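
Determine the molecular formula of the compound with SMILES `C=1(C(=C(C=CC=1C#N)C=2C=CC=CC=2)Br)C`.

Heavy atoms from the SMILES: 1 Br, 14 C, 1 N.
Implicit hydrogens by atom environment:
  7 × C (aromatic): 1 H each → 7
  5 × C (aromatic): no H
  1 × Br: no H
  1 × C: 3 H
  1 × C: no H
  1 × N: no H
  Total hydrogens = 10.
Molecular formula: C14H10BrN

C14H10BrN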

■ **WHAT IS BEING ASKED**
All entries above are to be copied exactly, with none left out.

■ **OUTPUT OF THE EXERCISE**
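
Determine the molecular formula of the compound with SMILES `C=1(C(=C(C=CC=1C#N)C=2C=CC=CC=2)Br)C`.

Heavy atoms from the SMILES: 1 Br, 14 C, 1 N.
Implicit hydrogens by atom environment:
  7 × C (aromatic): 1 H each → 7
  5 × C (aromatic): no H
  1 × Br: no H
  1 × C: 3 H
  1 × C: no H
  1 × N: no H
  Total hydrogens = 10.
Molecular formula: C14H10BrN

C14H10BrN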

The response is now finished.